▶ Exercise
Lines with "namely" in the records below: say how many there are, and add nothing.

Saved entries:
---

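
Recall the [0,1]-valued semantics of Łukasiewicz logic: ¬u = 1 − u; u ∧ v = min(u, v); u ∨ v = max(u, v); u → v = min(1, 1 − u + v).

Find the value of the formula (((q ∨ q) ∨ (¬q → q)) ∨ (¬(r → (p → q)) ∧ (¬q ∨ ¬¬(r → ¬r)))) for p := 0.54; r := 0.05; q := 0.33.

0.66

(q ∨ q) = max(0.33, 0.33) = 0.33
¬q: Łukasiewicz ¬ gives 1 − 0.33 = 0.67
(¬q → q): min(1, 1 − 0.67 + 0.33) = 0.66
((q ∨ q) ∨ (¬q → q)) = max(0.33, 0.66) = 0.66
(p → q): min(1, 1 − 0.54 + 0.33) = 0.79
(r → (p → q)): min(1, 1 − 0.05 + 0.79) = 1
¬(r → (p → q)): Łukasiewicz ¬ gives 1 − 1 = 0
¬q: Łukasiewicz ¬ gives 1 − 0.33 = 0.67
¬r: Łukasiewicz ¬ gives 1 − 0.05 = 0.95
(r → ¬r): min(1, 1 − 0.05 + 0.95) = 1
¬(r → ¬r): Łukasiewicz ¬ gives 1 − 1 = 0
¬¬(r → ¬r): Łukasiewicz ¬ gives 1 − 0 = 1
(¬q ∨ ¬¬(r → ¬r)) = max(0.67, 1) = 1
(¬(r → (p → q)) ∧ (¬q ∨ ¬¬(r → ¬r))) = min(0, 1) = 0
(((q ∨ q) ∨ (¬q → q)) ∨ (¬(r → (p → q)) ∧ (¬q ∨ ¬¬(r → ¬r)))) = max(0.66, 0) = 0.66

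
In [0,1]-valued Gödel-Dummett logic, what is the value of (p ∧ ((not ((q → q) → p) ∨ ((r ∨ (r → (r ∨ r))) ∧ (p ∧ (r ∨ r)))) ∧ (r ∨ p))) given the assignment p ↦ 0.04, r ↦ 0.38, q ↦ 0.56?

(q → q): 0.56 ≤ 0.56, so result = 1
((q → q) → p): 1 > 0.04, so result = 0.04
not ((q → q) → p): Gödel ¬ of 0.04 = 0 (operand ≠ 0)
(r ∨ r) = max(0.38, 0.38) = 0.38
(r → (r ∨ r)): 0.38 ≤ 0.38, so result = 1
(r ∨ (r → (r ∨ r))) = max(0.38, 1) = 1
(r ∨ r) = max(0.38, 0.38) = 0.38
(p ∧ (r ∨ r)) = min(0.04, 0.38) = 0.04
((r ∨ (r → (r ∨ r))) ∧ (p ∧ (r ∨ r))) = min(1, 0.04) = 0.04
(not ((q → q) → p) ∨ ((r ∨ (r → (r ∨ r))) ∧ (p ∧ (r ∨ r)))) = max(0, 0.04) = 0.04
(r ∨ p) = max(0.38, 0.04) = 0.38
((not ((q → q) → p) ∨ ((r ∨ (r → (r ∨ r))) ∧ (p ∧ (r ∨ r)))) ∧ (r ∨ p)) = min(0.04, 0.38) = 0.04
(p ∧ ((not ((q → q) → p) ∨ ((r ∨ (r → (r ∨ r))) ∧ (p ∧ (r ∨ r)))) ∧ (r ∨ p))) = min(0.04, 0.04) = 0.04

0.04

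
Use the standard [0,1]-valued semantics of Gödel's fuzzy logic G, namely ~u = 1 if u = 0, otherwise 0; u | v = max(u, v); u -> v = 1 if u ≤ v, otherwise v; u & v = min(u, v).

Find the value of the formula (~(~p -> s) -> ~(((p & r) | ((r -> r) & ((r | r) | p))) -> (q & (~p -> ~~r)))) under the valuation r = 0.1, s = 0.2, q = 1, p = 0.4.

~p: Gödel ¬ of 0.4 = 0 (operand ≠ 0)
(~p -> s): 0 ≤ 0.2, so result = 1
~(~p -> s): Gödel ¬ of 1 = 0 (operand ≠ 0)
(p & r) = min(0.4, 0.1) = 0.1
(r -> r): 0.1 ≤ 0.1, so result = 1
(r | r) = max(0.1, 0.1) = 0.1
((r | r) | p) = max(0.1, 0.4) = 0.4
((r -> r) & ((r | r) | p)) = min(1, 0.4) = 0.4
((p & r) | ((r -> r) & ((r | r) | p))) = max(0.1, 0.4) = 0.4
~p: Gödel ¬ of 0.4 = 0 (operand ≠ 0)
~r: Gödel ¬ of 0.1 = 0 (operand ≠ 0)
~~r: Gödel ¬ of 0 = 1 (operand is 0)
(~p -> ~~r): 0 ≤ 1, so result = 1
(q & (~p -> ~~r)) = min(1, 1) = 1
(((p & r) | ((r -> r) & ((r | r) | p))) -> (q & (~p -> ~~r))): 0.4 ≤ 1, so result = 1
~(((p & r) | ((r -> r) & ((r | r) | p))) -> (q & (~p -> ~~r))): Gödel ¬ of 1 = 0 (operand ≠ 0)
(~(~p -> s) -> ~(((p & r) | ((r -> r) & ((r | r) | p))) -> (q & (~p -> ~~r)))): 0 ≤ 0, so result = 1

1.00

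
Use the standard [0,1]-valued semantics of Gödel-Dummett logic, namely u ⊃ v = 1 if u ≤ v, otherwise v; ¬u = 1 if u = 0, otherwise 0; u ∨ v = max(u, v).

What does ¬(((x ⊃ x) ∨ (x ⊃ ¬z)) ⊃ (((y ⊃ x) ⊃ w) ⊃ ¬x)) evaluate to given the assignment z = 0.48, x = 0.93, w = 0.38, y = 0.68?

(x ⊃ x): 0.93 ≤ 0.93, so result = 1
¬z: Gödel ¬ of 0.48 = 0 (operand ≠ 0)
(x ⊃ ¬z): 0.93 > 0, so result = 0
((x ⊃ x) ∨ (x ⊃ ¬z)) = max(1, 0) = 1
(y ⊃ x): 0.68 ≤ 0.93, so result = 1
((y ⊃ x) ⊃ w): 1 > 0.38, so result = 0.38
¬x: Gödel ¬ of 0.93 = 0 (operand ≠ 0)
(((y ⊃ x) ⊃ w) ⊃ ¬x): 0.38 > 0, so result = 0
(((x ⊃ x) ∨ (x ⊃ ¬z)) ⊃ (((y ⊃ x) ⊃ w) ⊃ ¬x)): 1 > 0, so result = 0
¬(((x ⊃ x) ∨ (x ⊃ ¬z)) ⊃ (((y ⊃ x) ⊃ w) ⊃ ¬x)): Gödel ¬ of 0 = 1 (operand is 0)

1.00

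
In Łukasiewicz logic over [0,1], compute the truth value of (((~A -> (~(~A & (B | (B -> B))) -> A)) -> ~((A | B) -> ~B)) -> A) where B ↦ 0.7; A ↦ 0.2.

0.80

~A: Łukasiewicz ¬ gives 1 − 0.2 = 0.8
~A: Łukasiewicz ¬ gives 1 − 0.2 = 0.8
(B -> B): min(1, 1 − 0.7 + 0.7) = 1
(B | (B -> B)) = max(0.7, 1) = 1
(~A & (B | (B -> B))) = min(0.8, 1) = 0.8
~(~A & (B | (B -> B))): Łukasiewicz ¬ gives 1 − 0.8 = 0.2
(~(~A & (B | (B -> B))) -> A): min(1, 1 − 0.2 + 0.2) = 1
(~A -> (~(~A & (B | (B -> B))) -> A)): min(1, 1 − 0.8 + 1) = 1
(A | B) = max(0.2, 0.7) = 0.7
~B: Łukasiewicz ¬ gives 1 − 0.7 = 0.3
((A | B) -> ~B): min(1, 1 − 0.7 + 0.3) = 0.6
~((A | B) -> ~B): Łukasiewicz ¬ gives 1 − 0.6 = 0.4
((~A -> (~(~A & (B | (B -> B))) -> A)) -> ~((A | B) -> ~B)): min(1, 1 − 1 + 0.4) = 0.4
(((~A -> (~(~A & (B | (B -> B))) -> A)) -> ~((A | B) -> ~B)) -> A): min(1, 1 − 0.4 + 0.2) = 0.8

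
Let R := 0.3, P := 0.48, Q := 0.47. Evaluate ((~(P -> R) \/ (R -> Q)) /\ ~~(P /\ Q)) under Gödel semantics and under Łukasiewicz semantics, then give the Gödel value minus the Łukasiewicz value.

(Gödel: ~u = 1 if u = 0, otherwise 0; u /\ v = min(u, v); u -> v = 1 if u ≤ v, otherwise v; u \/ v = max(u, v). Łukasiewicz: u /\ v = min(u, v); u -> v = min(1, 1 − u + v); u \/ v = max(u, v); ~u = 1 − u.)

0.53

Gödel evaluation:
  (P -> R): 0.48 > 0.3, so result = 0.3
  ~(P -> R): Gödel ¬ of 0.3 = 0 (operand ≠ 0)
  (R -> Q): 0.3 ≤ 0.47, so result = 1
  (~(P -> R) \/ (R -> Q)) = max(0, 1) = 1
  (P /\ Q) = min(0.48, 0.47) = 0.47
  ~(P /\ Q): Gödel ¬ of 0.47 = 0 (operand ≠ 0)
  ~~(P /\ Q): Gödel ¬ of 0 = 1 (operand is 0)
  ((~(P -> R) \/ (R -> Q)) /\ ~~(P /\ Q)) = min(1, 1) = 1
  Gödel value = 1
Łukasiewicz evaluation:
  (P -> R): min(1, 1 − 0.48 + 0.3) = 0.82
  ~(P -> R): Łukasiewicz ¬ gives 1 − 0.82 = 0.18
  (R -> Q): min(1, 1 − 0.3 + 0.47) = 1
  (~(P -> R) \/ (R -> Q)) = max(0.18, 1) = 1
  (P /\ Q) = min(0.48, 0.47) = 0.47
  ~(P /\ Q): Łukasiewicz ¬ gives 1 − 0.47 = 0.53
  ~~(P /\ Q): Łukasiewicz ¬ gives 1 − 0.53 = 0.47
  ((~(P -> R) \/ (R -> Q)) /\ ~~(P /\ Q)) = min(1, 0.47) = 0.47
  Łukasiewicz value = 0.47
Difference: 1 − 0.47 = 0.53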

---

▶ Answer for this exercise
2